___ SUPPLIED MATERIAL

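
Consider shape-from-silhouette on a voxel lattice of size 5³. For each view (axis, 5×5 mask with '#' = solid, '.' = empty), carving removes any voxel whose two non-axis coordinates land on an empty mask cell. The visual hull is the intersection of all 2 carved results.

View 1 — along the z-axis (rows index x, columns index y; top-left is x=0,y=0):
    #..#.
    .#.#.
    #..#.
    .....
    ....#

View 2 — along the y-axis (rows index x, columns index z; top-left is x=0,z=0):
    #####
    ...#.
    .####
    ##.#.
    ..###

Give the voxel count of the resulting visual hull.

start: 5×5×5 = 125 voxels
carve view 1 (along z, XY-mask fill 7/25): 35 voxels remain
carve view 2 (along y, XZ-mask fill 16/25): 23 voxels remain

voxel count = 23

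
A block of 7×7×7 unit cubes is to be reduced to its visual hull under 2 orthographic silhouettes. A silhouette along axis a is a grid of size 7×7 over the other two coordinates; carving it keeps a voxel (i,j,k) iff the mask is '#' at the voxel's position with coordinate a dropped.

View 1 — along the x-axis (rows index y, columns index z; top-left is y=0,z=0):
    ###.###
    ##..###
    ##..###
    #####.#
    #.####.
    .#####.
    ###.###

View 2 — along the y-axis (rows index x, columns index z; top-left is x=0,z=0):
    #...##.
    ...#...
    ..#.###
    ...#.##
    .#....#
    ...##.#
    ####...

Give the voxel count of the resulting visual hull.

full grid |V| = 343
step 1: project along x, AND mask (38/49) → |grid| = 266
step 2: project along y, AND mask (20/49) → |grid| = 105

remaining voxels: 105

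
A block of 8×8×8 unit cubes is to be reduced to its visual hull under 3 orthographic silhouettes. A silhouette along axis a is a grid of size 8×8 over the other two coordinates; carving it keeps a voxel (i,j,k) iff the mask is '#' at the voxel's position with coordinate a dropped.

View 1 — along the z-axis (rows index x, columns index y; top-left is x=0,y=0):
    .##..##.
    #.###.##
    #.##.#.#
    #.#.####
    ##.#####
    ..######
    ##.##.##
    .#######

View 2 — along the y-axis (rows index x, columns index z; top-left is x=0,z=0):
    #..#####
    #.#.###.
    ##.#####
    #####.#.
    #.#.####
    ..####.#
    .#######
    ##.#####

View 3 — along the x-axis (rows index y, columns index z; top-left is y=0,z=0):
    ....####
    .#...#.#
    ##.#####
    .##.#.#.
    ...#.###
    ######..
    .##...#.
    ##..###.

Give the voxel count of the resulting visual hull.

before carving: 512 voxels (8×8×8)
  1. axis=2 (XY plane), |mask|=47  ⇒  voxels=376
  2. axis=1 (XZ plane), |mask|=49  ⇒  voxels=288
  3. axis=0 (YZ plane), |mask|=36  ⇒  voxels=165

165 voxels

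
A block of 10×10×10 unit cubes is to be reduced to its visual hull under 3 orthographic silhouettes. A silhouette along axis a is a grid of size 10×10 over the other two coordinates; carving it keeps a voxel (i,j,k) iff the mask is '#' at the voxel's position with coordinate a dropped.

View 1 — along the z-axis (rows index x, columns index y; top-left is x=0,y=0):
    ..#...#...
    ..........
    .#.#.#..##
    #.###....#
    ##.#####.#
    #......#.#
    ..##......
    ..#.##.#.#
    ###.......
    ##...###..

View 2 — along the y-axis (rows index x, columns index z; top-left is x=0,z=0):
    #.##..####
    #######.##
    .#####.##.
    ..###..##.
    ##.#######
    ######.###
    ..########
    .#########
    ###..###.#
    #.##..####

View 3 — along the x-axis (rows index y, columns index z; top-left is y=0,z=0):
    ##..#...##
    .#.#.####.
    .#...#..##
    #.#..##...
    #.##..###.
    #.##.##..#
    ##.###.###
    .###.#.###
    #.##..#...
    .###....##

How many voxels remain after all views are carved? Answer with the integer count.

before carving: 1000 voxels (10×10×10)
[1] z-view keeps 38 columns → grid now 380
[2] y-view keeps 77 columns → grid now 290
[3] x-view keeps 55 columns → grid now 157

remaining voxels: 157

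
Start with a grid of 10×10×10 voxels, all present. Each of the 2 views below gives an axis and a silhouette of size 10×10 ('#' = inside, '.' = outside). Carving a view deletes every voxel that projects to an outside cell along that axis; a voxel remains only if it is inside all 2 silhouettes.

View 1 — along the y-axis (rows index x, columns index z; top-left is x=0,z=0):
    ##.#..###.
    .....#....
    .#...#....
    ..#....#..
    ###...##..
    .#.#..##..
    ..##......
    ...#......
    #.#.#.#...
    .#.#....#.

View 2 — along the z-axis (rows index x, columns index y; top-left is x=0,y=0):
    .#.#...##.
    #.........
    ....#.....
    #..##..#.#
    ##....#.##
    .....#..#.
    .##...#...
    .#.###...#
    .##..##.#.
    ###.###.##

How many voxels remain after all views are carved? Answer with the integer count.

full grid |V| = 1000
V1 y: intersect with XZ mask (30 set) -- 300 left
V2 z: intersect with XY mask (39 set) -- 125 left

|visual hull| = 125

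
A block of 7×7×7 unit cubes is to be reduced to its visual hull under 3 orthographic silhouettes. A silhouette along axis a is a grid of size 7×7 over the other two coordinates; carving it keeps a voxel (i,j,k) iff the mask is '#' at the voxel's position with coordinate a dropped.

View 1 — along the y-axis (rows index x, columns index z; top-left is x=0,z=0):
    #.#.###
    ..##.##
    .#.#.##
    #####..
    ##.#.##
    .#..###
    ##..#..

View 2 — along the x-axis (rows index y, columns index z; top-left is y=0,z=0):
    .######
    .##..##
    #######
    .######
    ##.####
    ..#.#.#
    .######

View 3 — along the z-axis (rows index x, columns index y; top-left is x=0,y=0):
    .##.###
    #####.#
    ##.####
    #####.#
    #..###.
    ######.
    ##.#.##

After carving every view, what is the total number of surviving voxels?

127 voxels

initial block: 7^3 = 343
after view 1 [y-axis, 30 of 49 cells solid] → remaining = 210
after view 2 [x-axis, 38 of 49 cells solid] → remaining = 165
after view 3 [z-axis, 38 of 49 cells solid] → remaining = 127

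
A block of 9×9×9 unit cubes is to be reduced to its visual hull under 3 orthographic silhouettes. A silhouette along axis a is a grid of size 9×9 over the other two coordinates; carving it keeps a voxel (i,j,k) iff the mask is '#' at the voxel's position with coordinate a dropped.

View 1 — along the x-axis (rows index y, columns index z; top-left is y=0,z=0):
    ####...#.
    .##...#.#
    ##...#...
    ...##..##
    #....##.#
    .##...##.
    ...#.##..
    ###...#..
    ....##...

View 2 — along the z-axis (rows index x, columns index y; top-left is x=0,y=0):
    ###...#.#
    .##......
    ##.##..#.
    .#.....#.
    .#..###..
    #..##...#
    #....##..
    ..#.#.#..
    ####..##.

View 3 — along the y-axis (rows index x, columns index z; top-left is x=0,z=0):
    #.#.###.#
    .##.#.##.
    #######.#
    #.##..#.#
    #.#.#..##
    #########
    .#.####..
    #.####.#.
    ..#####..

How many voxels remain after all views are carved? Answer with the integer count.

voxel count = 86

full grid |V| = 729
carve view 1 (along x, YZ-mask fill 33/81): 297 voxels remain
carve view 2 (along z, XY-mask fill 34/81): 128 voxels remain
carve view 3 (along y, XZ-mask fill 54/81): 86 voxels remain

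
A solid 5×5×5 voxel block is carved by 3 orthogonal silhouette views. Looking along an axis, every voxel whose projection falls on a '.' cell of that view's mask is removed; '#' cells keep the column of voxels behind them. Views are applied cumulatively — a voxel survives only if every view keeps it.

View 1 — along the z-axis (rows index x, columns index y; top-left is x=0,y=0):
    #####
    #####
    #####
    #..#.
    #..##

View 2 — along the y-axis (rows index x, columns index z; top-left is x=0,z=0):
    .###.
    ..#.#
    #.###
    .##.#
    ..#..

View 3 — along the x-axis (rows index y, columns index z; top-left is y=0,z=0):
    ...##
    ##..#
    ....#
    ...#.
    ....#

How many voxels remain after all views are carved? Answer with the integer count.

15 voxels

full grid |V| = 125
step 1: project along z, AND mask (20/25) → |grid| = 100
step 2: project along y, AND mask (13/25) → |grid| = 54
step 3: project along x, AND mask (8/25) → |grid| = 15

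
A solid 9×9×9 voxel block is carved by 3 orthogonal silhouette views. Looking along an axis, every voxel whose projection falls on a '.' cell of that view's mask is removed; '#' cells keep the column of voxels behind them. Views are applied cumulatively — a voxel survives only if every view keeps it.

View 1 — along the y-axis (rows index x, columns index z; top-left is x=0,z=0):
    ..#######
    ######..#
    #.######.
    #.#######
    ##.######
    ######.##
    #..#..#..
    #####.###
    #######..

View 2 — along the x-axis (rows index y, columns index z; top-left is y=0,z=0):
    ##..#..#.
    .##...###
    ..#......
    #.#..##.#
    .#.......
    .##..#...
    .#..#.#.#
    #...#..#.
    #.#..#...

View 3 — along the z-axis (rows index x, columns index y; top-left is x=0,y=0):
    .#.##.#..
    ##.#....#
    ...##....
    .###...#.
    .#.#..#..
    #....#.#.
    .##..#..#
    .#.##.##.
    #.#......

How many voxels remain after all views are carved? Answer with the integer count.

|visual hull| = 86

initial block: 9^3 = 729
step 1: project along y, AND mask (63/81) → |grid| = 567
step 2: project along x, AND mask (29/81) → |grid| = 194
step 3: project along z, AND mask (31/81) → |grid| = 86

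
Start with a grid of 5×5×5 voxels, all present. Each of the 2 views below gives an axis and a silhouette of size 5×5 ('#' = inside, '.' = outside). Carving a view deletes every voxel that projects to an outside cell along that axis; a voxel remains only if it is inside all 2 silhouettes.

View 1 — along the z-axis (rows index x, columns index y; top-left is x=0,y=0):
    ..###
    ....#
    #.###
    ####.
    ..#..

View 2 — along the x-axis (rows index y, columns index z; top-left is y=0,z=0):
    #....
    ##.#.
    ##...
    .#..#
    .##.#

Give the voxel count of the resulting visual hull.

before carving: 125 voxels (5×5×5)
carve view 1 (along z, XY-mask fill 13/25): 65 voxels remain
carve view 2 (along x, YZ-mask fill 11/25): 28 voxels remain

|visual hull| = 28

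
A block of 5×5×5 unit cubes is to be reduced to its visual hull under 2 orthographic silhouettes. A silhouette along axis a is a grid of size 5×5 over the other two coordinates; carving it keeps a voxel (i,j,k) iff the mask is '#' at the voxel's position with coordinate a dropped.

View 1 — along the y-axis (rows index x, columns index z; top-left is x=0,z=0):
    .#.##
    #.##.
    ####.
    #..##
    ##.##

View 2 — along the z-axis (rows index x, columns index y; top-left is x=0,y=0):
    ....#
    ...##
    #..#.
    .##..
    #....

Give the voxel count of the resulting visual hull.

27 voxels

before carving: 125 voxels (5×5×5)
V1 y: intersect with XZ mask (17 set) -- 85 left
V2 z: intersect with XY mask (8 set) -- 27 left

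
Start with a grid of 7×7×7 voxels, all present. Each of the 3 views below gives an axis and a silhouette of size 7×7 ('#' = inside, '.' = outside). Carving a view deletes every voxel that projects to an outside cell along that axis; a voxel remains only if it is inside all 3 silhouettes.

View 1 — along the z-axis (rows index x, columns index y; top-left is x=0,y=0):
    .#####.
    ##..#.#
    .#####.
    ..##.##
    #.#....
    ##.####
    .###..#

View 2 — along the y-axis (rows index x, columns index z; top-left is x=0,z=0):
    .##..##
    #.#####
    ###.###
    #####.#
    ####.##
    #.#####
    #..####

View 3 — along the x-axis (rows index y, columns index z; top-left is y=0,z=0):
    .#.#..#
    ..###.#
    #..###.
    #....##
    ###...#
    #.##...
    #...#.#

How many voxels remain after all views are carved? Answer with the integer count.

initial block: 7^3 = 343
[1] z-view keeps 30 columns → grid now 210
[2] y-view keeps 39 columns → grid now 166
[3] x-view keeps 24 columns → grid now 84

84 voxels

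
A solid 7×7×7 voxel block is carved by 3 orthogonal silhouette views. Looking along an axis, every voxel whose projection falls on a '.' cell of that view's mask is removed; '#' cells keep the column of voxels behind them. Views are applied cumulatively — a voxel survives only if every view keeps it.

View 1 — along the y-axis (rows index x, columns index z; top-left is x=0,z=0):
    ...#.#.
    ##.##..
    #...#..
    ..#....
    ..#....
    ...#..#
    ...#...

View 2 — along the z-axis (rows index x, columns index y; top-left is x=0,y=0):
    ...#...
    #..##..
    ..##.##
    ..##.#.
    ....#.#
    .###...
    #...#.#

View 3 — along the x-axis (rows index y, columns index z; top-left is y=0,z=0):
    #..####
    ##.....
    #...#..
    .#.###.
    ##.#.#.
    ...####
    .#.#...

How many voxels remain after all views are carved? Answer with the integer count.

voxel count = 19

start: 7×7×7 = 343 voxels
  1. axis=1 (XZ plane), |mask|=13  ⇒  voxels=91
  2. axis=2 (XY plane), |mask|=19  ⇒  voxels=36
  3. axis=0 (YZ plane), |mask|=23  ⇒  voxels=19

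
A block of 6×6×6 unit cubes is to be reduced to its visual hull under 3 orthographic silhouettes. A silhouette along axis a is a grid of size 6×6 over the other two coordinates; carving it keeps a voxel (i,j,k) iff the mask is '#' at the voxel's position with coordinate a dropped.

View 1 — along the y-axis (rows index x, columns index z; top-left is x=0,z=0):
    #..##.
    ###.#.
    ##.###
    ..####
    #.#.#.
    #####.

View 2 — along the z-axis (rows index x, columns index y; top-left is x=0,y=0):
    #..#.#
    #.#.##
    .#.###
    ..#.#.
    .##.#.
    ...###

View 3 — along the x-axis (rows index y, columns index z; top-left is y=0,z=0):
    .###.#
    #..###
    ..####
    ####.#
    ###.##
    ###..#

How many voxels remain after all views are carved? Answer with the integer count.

start: 6×6×6 = 216 voxels
[1] y-view keeps 24 columns → grid now 144
[2] z-view keeps 19 columns → grid now 77
[3] x-view keeps 26 columns → grid now 55

remaining voxels: 55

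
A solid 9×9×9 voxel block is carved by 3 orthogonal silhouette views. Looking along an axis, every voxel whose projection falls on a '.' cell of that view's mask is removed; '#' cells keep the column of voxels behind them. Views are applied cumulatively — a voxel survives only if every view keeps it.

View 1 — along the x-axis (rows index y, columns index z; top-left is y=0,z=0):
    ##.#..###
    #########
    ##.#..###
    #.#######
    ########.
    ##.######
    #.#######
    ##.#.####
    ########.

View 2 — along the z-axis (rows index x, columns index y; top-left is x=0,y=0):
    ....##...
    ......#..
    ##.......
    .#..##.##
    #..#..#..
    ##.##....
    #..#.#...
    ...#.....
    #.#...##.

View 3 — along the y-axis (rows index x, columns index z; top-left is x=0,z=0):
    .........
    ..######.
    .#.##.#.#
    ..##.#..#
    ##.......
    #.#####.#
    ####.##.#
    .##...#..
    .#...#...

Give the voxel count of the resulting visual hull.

full grid |V| = 729
carve view 1 (along x, YZ-mask fill 68/81): 612 voxels remain
carve view 2 (along z, XY-mask fill 25/81): 189 voxels remain
carve view 3 (along y, XZ-mask fill 36/81): 83 voxels remain

83 voxels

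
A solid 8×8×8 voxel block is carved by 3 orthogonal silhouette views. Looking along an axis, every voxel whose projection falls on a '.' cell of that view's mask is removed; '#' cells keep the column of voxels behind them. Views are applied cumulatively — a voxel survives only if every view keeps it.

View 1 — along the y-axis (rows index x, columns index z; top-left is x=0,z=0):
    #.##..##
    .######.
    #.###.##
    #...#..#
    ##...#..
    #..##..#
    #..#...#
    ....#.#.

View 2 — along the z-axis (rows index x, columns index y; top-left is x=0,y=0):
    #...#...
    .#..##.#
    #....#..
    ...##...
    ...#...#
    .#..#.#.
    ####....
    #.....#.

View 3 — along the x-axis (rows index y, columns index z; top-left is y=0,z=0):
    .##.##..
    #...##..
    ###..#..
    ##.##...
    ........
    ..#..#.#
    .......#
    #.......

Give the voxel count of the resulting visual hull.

22 voxels

full grid |V| = 512
after view 1 [y-axis, 32 of 64 cells solid] → remaining = 256
after view 2 [z-axis, 21 of 64 cells solid] → remaining = 86
after view 3 [x-axis, 20 of 64 cells solid] → remaining = 22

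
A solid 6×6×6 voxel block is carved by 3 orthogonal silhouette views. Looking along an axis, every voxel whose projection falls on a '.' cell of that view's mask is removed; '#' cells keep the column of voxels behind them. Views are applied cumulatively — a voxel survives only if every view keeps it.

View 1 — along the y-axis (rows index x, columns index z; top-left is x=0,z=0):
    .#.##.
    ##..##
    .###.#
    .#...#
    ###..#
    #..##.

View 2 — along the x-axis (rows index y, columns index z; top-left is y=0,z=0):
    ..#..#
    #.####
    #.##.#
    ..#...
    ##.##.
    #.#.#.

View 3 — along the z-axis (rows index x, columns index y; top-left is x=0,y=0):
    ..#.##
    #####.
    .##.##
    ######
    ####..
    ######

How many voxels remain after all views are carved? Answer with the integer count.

start: 6×6×6 = 216 voxels
carve view 1 (along y, XZ-mask fill 20/36): 120 voxels remain
carve view 2 (along x, YZ-mask fill 19/36): 57 voxels remain
carve view 3 (along z, XY-mask fill 28/36): 46 voxels remain

46 voxels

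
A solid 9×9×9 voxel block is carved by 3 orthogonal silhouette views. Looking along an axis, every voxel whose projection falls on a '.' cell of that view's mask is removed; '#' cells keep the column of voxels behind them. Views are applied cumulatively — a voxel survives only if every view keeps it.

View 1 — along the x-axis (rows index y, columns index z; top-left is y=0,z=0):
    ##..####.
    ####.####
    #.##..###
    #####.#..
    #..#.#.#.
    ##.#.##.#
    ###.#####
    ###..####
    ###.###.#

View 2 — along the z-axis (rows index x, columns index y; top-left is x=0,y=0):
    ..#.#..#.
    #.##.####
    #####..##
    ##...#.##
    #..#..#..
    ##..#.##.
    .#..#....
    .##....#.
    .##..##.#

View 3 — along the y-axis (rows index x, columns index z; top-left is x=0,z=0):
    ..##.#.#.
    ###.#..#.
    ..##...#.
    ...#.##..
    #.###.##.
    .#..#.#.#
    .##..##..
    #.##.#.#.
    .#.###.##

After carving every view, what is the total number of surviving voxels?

voxel count = 127

initial block: 9^3 = 729
step 1: project along x, AND mask (58/81) → |grid| = 522
step 2: project along z, AND mask (40/81) → |grid| = 262
step 3: project along y, AND mask (40/81) → |grid| = 127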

______

ACTION ITEM. Which lines of the data contain the string "survives"? Copy each one.

EXERCISE OUTPUT.
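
A solid 5×5×5 voxel block is carved by 3 orthogonal silhouette views. Looking along an axis, every voxel whose projection falls on a '.' cell of that view's mask is removed; '#' cells keep the column of voxels behind them. Views are applied cumulatively — a voxel survives only if every view keeps it.
A solid 9×9×9 voxel block is carved by 3 orthogonal silhouette views. Looking along an axis, every voxel whose projection falls on a '.' cell of that view's mask is removed; '#' cells keep the column of voxels behind them. Views are applied cumulatively — a voxel survives only if every view keeps it.
A solid 7×7×7 voxel block is carved by 3 orthogonal silhouette views. Looking along an axis, every voxel whose projection falls on a '.' cell of that view's mask is removed; '#' cells keep the column of voxels behind them. Views are applied cumulatively — a voxel survives only if every view keeps it.
A solid 9×9×9 voxel block is carved by 3 orthogonal silhouette views. Looking along an axis, every voxel whose projection falls on a '.' cell of that view's mask is removed; '#' cells keep the column of voxels behind them. Views are applied cumulatively — a voxel survives only if every view keeps it.
A solid 8×8×8 voxel block is carved by 3 orthogonal silhouette views. Looking along an axis, every voxel whose projection falls on a '.' cell of that view's mask is removed; '#' cells keep the column of voxels behind them. Views are applied cumulatively — a voxel survives only if every view keeps it.
A solid 6×6×6 voxel block is carved by 3 orthogonal silhouette views. Looking along an axis, every voxel whose projection falls on a '.' cell of that view's mask is removed; '#' cells keep the column of voxels behind them. Views are applied cumulatively — a voxel survives only if every view keeps it.
A solid 9×9×9 voxel block is carved by 3 orthogonal silhouette views. Looking along an axis, every voxel whose projection falls on a '.' cell of that view's mask is removed; '#' cells keep the column of voxels behind them. Views are applied cumulatively — a voxel survives only if every view keeps it.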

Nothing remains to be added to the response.